TASK -
Please restate each entry below, word for word.

DATA TO USE -
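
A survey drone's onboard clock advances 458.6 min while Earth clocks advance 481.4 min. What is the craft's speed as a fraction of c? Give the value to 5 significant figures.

β ≈ 0.30411

γ = Δt/τ₀ = 481.4/458.6 = 1.049717
β = √(1 − 1/γ²) = √(1 − 1/1.049717²) = 0.30411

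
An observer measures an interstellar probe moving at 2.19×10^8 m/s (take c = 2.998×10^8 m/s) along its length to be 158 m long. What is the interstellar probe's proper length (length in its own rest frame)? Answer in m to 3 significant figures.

L₀ ≈ 231 m

β = v/c = 2.19×10^8 / 2.998×10^8 = 0.73049
γ = 1/√(1 − 0.73049²) = 1.4643
L₀ = γL = 1.4643 × 158 = 231 m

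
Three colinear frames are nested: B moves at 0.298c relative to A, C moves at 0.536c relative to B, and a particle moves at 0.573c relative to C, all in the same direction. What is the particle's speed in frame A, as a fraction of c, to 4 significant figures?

Compose boost 2: (0.536 + 0.298)/(1 + 0.536×0.298) = 0.8340/1.15973 = 0.719134
Compose boost 3: (0.573 + 0.719134)/(1 + 0.573×0.719134) = 1.29213/1.41206 = 0.9151

u ≈ 0.9151c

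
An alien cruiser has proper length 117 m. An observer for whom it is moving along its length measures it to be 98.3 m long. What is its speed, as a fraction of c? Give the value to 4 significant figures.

β ≈ 0.5423

γ = L₀/L = 117/98.3 = 1.19023
β = √(1 − 1/γ²) = 0.5423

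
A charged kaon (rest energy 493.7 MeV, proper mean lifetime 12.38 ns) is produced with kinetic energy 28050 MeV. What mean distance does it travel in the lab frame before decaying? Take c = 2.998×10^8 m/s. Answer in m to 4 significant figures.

d ≈ 214.6 m

γ = 1 + K/(m₀c²) = 1 + 28050/493.7 = 57.8159
β = √(1 − 1/γ²) = 0.999850
Dilated lifetime: γτ₀ = 57.8159 × 12.38 ns = 715.761 ns
d = βc·γτ₀ = 0.999850 × (2.998×10^8 m/s) × 7.15761×10^-7 s = 214.6 m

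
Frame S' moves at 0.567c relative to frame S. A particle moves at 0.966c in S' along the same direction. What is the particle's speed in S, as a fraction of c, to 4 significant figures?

Relativistic velocity addition: u = (u' + v)/(1 + u'v/c²)
= (0.966 + 0.567)/(1 + 0.966×0.567) = 1.533/1.54772 = 0.9905

u ≈ 0.9905c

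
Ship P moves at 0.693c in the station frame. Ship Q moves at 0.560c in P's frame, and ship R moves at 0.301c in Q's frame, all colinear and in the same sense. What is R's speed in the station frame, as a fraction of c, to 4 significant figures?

Compose boost 2: (0.560 + 0.693)/(1 + 0.560×0.693) = 1.253/1.38808 = 0.902686
Compose boost 3: (0.301 + 0.902686)/(1 + 0.301×0.902686) = 1.20369/1.27171 = 0.9465

u ≈ 0.9465c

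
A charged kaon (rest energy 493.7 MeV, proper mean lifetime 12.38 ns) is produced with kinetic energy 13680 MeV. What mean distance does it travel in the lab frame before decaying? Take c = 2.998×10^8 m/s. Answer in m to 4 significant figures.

d ≈ 106.5 m

γ = 1 + K/(m₀c²) = 1 + 13680/493.7 = 28.7091
β = √(1 − 1/γ²) = 0.999393
Dilated lifetime: γτ₀ = 28.7091 × 12.38 ns = 355.419 ns
d = βc·γτ₀ = 0.999393 × (2.998×10^8 m/s) × 3.55419×10^-7 s = 106.5 m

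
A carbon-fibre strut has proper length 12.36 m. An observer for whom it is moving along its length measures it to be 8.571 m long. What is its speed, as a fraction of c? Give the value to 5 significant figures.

β ≈ 0.72051

γ = L₀/L = 12.36/8.571 = 1.442072
β = √(1 − 1/γ²) = 0.72051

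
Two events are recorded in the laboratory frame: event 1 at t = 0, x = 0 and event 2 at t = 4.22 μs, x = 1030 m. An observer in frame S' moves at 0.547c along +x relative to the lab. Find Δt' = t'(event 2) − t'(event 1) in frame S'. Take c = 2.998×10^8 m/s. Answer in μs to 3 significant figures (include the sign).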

ANSWER BELOW -
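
A survey drone's onboard clock advances 458.6 min while Earth clocks advance 481.4 min. What is the craft's speed as a fraction of c? Give the value to 5 significant figures.

β ≈ 0.30411

γ = Δt/τ₀ = 481.4/458.6 = 1.049717
β = √(1 − 1/γ²) = √(1 − 1/1.049717²) = 0.30411

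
An observer measures an interstellar probe moving at 2.19×10^8 m/s (take c = 2.998×10^8 m/s) along its length to be 158 m long. What is the interstellar probe's proper length (length in its own rest frame)? Answer in m to 3 significant figures.

L₀ ≈ 231 m

β = v/c = 2.19×10^8 / 2.998×10^8 = 0.73049
γ = 1/√(1 − 0.73049²) = 1.4643
L₀ = γL = 1.4643 × 158 = 231 m

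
Three colinear frames are nested: B moves at 0.298c relative to A, C moves at 0.536c relative to B, and a particle moves at 0.573c relative to C, all in the same direction. What is the particle's speed in frame A, as a fraction of c, to 4 significant figures?

Compose boost 2: (0.536 + 0.298)/(1 + 0.536×0.298) = 0.8340/1.15973 = 0.719134
Compose boost 3: (0.573 + 0.719134)/(1 + 0.573×0.719134) = 1.29213/1.41206 = 0.9151

u ≈ 0.9151c

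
An alien cruiser has proper length 117 m. An observer for whom it is moving along its length measures it to be 98.3 m long. What is its speed, as a fraction of c? Give the value to 4 significant figures.

β ≈ 0.5423

γ = L₀/L = 117/98.3 = 1.19023
β = √(1 − 1/γ²) = 0.5423

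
A charged kaon (rest energy 493.7 MeV, proper mean lifetime 12.38 ns) is produced with kinetic energy 28050 MeV. What mean distance does it travel in the lab frame before decaying? Take c = 2.998×10^8 m/s. Answer in m to 4 significant figures.

d ≈ 214.6 m

γ = 1 + K/(m₀c²) = 1 + 28050/493.7 = 57.8159
β = √(1 − 1/γ²) = 0.999850
Dilated lifetime: γτ₀ = 57.8159 × 12.38 ns = 715.761 ns
d = βc·γτ₀ = 0.999850 × (2.998×10^8 m/s) × 7.15761×10^-7 s = 214.6 m

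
Frame S' moves at 0.567c relative to frame S. A particle moves at 0.966c in S' along the same direction. What is the particle's speed in S, as a fraction of c, to 4 significant figures?

Relativistic velocity addition: u = (u' + v)/(1 + u'v/c²)
= (0.966 + 0.567)/(1 + 0.966×0.567) = 1.533/1.54772 = 0.9905

u ≈ 0.9905c

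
Ship P moves at 0.693c in the station frame. Ship Q moves at 0.560c in P's frame, and ship R moves at 0.301c in Q's frame, all colinear and in the same sense. What is R's speed in the station frame, as a fraction of c, to 4 significant figures?

Compose boost 2: (0.560 + 0.693)/(1 + 0.560×0.693) = 1.253/1.38808 = 0.902686
Compose boost 3: (0.301 + 0.902686)/(1 + 0.301×0.902686) = 1.20369/1.27171 = 0.9465

u ≈ 0.9465c

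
A charged kaon (rest energy 493.7 MeV, proper mean lifetime 12.38 ns) is produced with kinetic energy 13680 MeV. What mean distance does it travel in the lab frame before decaying? Take c = 2.998×10^8 m/s. Answer in m to 4 significant figures.

d ≈ 106.5 m

γ = 1 + K/(m₀c²) = 1 + 13680/493.7 = 28.7091
β = √(1 − 1/γ²) = 0.999393
Dilated lifetime: γτ₀ = 28.7091 × 12.38 ns = 355.419 ns
d = βc·γτ₀ = 0.999393 × (2.998×10^8 m/s) × 3.55419×10^-7 s = 106.5 m

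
A carbon-fibre strut has proper length 12.36 m. An observer for whom it is moving along its length measures it to be 8.571 m long. What is its speed, as a fraction of c? Give the value to 5 significant figures.

β ≈ 0.72051

γ = L₀/L = 12.36/8.571 = 1.442072
β = √(1 − 1/γ²) = 0.72051

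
Two events are recorded in the laboratory frame: event 1 at t = 0, x = 0 and event 2 at t = 4.22 μs, x = 1030 m. An observer in frame S' moves at 0.547c along +x relative to the lab. Find Δt' = t'(event 2) − t'(event 1) in frame S'. Take c = 2.998×10^8 m/s. Answer in μs to 3 significant figures (include the sign).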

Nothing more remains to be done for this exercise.